> _WORK REQUIRED_
Every line of the data should be output word for word.

Entries taken from a collection:

=== Section Start ===

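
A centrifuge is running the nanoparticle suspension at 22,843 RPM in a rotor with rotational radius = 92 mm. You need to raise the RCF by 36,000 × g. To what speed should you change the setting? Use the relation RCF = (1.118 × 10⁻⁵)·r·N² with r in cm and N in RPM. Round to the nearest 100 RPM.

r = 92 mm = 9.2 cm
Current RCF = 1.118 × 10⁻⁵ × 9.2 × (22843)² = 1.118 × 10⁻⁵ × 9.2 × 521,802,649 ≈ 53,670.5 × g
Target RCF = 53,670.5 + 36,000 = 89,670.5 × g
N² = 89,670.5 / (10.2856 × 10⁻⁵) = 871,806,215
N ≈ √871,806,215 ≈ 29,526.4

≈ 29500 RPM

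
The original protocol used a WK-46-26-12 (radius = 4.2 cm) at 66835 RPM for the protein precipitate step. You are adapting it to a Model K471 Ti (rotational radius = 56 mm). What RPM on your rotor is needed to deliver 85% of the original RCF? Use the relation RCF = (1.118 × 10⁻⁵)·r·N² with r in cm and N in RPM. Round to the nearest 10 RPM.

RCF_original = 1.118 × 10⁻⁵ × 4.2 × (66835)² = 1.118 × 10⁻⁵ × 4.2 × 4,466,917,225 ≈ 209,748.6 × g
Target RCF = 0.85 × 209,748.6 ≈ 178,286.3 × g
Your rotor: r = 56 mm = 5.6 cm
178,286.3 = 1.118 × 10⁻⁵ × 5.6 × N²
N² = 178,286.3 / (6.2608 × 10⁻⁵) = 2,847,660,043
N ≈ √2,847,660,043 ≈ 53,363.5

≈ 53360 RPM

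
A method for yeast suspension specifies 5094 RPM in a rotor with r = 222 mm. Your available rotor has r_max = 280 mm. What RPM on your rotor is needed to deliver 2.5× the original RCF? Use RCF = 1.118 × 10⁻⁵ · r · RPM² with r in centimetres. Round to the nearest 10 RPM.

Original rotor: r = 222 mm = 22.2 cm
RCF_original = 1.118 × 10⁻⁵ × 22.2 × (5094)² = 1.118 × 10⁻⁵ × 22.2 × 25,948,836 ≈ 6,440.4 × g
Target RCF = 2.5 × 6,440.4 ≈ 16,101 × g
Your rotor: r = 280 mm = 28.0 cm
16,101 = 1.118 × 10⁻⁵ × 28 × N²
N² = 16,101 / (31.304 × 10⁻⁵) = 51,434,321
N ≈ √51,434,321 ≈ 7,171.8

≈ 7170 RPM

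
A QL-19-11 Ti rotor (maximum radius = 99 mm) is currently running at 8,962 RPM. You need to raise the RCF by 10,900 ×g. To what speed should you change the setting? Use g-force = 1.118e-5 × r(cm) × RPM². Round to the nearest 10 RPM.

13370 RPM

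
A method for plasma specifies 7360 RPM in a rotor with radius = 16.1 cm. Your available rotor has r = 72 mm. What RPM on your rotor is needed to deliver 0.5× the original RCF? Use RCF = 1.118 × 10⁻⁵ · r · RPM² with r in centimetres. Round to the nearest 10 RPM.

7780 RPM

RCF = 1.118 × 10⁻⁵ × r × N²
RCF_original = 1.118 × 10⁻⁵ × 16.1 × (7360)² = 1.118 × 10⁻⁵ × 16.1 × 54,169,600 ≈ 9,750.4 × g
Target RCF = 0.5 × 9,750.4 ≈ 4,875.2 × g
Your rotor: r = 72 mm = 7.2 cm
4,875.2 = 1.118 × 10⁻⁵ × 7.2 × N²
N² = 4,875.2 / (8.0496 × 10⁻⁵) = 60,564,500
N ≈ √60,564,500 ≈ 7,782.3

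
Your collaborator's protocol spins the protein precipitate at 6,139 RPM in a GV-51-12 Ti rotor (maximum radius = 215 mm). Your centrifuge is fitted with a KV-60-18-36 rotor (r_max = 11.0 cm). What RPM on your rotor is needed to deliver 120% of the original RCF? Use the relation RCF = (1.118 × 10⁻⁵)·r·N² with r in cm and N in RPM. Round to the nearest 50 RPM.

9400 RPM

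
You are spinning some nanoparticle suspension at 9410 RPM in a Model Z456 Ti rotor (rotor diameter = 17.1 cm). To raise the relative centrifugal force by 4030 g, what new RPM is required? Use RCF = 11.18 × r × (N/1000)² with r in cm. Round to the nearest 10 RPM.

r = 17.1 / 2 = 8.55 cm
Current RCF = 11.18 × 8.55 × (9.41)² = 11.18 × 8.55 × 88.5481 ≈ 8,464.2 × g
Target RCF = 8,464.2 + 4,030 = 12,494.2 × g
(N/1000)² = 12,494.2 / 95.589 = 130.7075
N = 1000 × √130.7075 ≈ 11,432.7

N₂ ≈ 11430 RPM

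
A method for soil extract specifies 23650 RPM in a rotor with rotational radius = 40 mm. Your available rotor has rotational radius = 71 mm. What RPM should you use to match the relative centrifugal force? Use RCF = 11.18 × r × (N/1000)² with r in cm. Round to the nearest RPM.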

=== Section End ===

> _ANSWER SPACE_
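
A centrifuge is running the nanoparticle suspension at 22,843 RPM in a rotor with rotational radius = 92 mm. You need to raise the RCF by 36,000 × g. To what speed should you change the setting? Use the relation RCF = (1.118 × 10⁻⁵)·r·N² with r in cm and N in RPM. Round to the nearest 100 RPM.

r = 92 mm = 9.2 cm
Current RCF = 1.118 × 10⁻⁵ × 9.2 × (22843)² = 1.118 × 10⁻⁵ × 9.2 × 521,802,649 ≈ 53,670.5 × g
Target RCF = 53,670.5 + 36,000 = 89,670.5 × g
N² = 89,670.5 / (10.2856 × 10⁻⁵) = 871,806,215
N ≈ √871,806,215 ≈ 29,526.4

≈ 29500 RPM

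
The original protocol used a WK-46-26-12 (radius = 4.2 cm) at 66835 RPM for the protein precipitate step. You are adapting it to a Model K471 Ti (rotational radius = 56 mm). What RPM on your rotor is needed to deliver 85% of the original RCF? Use the relation RCF = (1.118 × 10⁻⁵)·r·N² with r in cm and N in RPM. Round to the nearest 10 RPM.

RCF_original = 1.118 × 10⁻⁵ × 4.2 × (66835)² = 1.118 × 10⁻⁵ × 4.2 × 4,466,917,225 ≈ 209,748.6 × g
Target RCF = 0.85 × 209,748.6 ≈ 178,286.3 × g
Your rotor: r = 56 mm = 5.6 cm
178,286.3 = 1.118 × 10⁻⁵ × 5.6 × N²
N² = 178,286.3 / (6.2608 × 10⁻⁵) = 2,847,660,043
N ≈ √2,847,660,043 ≈ 53,363.5

≈ 53360 RPM

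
A method for yeast suspension specifies 5094 RPM in a rotor with r = 222 mm. Your available rotor has r_max = 280 mm. What RPM on your rotor is needed to deliver 2.5× the original RCF? Use RCF = 1.118 × 10⁻⁵ · r · RPM² with r in centimetres. Round to the nearest 10 RPM.

Original rotor: r = 222 mm = 22.2 cm
RCF_original = 1.118 × 10⁻⁵ × 22.2 × (5094)² = 1.118 × 10⁻⁵ × 22.2 × 25,948,836 ≈ 6,440.4 × g
Target RCF = 2.5 × 6,440.4 ≈ 16,101 × g
Your rotor: r = 280 mm = 28.0 cm
16,101 = 1.118 × 10⁻⁵ × 28 × N²
N² = 16,101 / (31.304 × 10⁻⁵) = 51,434,321
N ≈ √51,434,321 ≈ 7,171.8

≈ 7170 RPM

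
A QL-19-11 Ti rotor (maximum radius = 99 mm) is currently running at 8,962 RPM. You need to raise the RCF by 10,900 ×g. To what speed should you change the setting? Use g-force = 1.118e-5 × r(cm) × RPM². Round to the nearest 10 RPM.

13370 RPM

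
A method for plasma specifies 7360 RPM in a rotor with radius = 16.1 cm. Your available rotor has r = 72 mm. What RPM on your rotor is needed to deliver 0.5× the original RCF? Use RCF = 1.118 × 10⁻⁵ · r · RPM² with r in centimetres. Round to the nearest 10 RPM.

7780 RPM

RCF = 1.118 × 10⁻⁵ × r × N²
RCF_original = 1.118 × 10⁻⁵ × 16.1 × (7360)² = 1.118 × 10⁻⁵ × 16.1 × 54,169,600 ≈ 9,750.4 × g
Target RCF = 0.5 × 9,750.4 ≈ 4,875.2 × g
Your rotor: r = 72 mm = 7.2 cm
4,875.2 = 1.118 × 10⁻⁵ × 7.2 × N²
N² = 4,875.2 / (8.0496 × 10⁻⁵) = 60,564,500
N ≈ √60,564,500 ≈ 7,782.3

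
Your collaborator's protocol spins the protein precipitate at 6,139 RPM in a GV-51-12 Ti rotor (maximum radius = 215 mm). Your centrifuge is fitted with a KV-60-18-36 rotor (r_max = 11.0 cm). What RPM on your rotor is needed to deliver 120% of the original RCF? Use the relation RCF = (1.118 × 10⁻⁵)·r·N² with r in cm and N in RPM. Round to the nearest 50 RPM.

9400 RPM

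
You are spinning some nanoparticle suspension at 9410 RPM in a Model Z456 Ti rotor (rotor diameter = 17.1 cm). To raise the relative centrifugal force by 4030 g, what new RPM is required? Use RCF = 11.18 × r × (N/1000)² with r in cm. Round to the nearest 10 RPM.

r = 17.1 / 2 = 8.55 cm
Current RCF = 11.18 × 8.55 × (9.41)² = 11.18 × 8.55 × 88.5481 ≈ 8,464.2 × g
Target RCF = 8,464.2 + 4,030 = 12,494.2 × g
(N/1000)² = 12,494.2 / 95.589 = 130.7075
N = 1000 × √130.7075 ≈ 11,432.7

N₂ ≈ 11430 RPM

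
A method for soil extract specifies 23650 RPM in a rotor with rotational radius = 40 mm. Your available rotor has rotational radius = 71 mm. What RPM should you use to match the relative centrifugal force? Use RCF = 11.18 × r × (N/1000)² with r in cm. Round to the nearest RPM.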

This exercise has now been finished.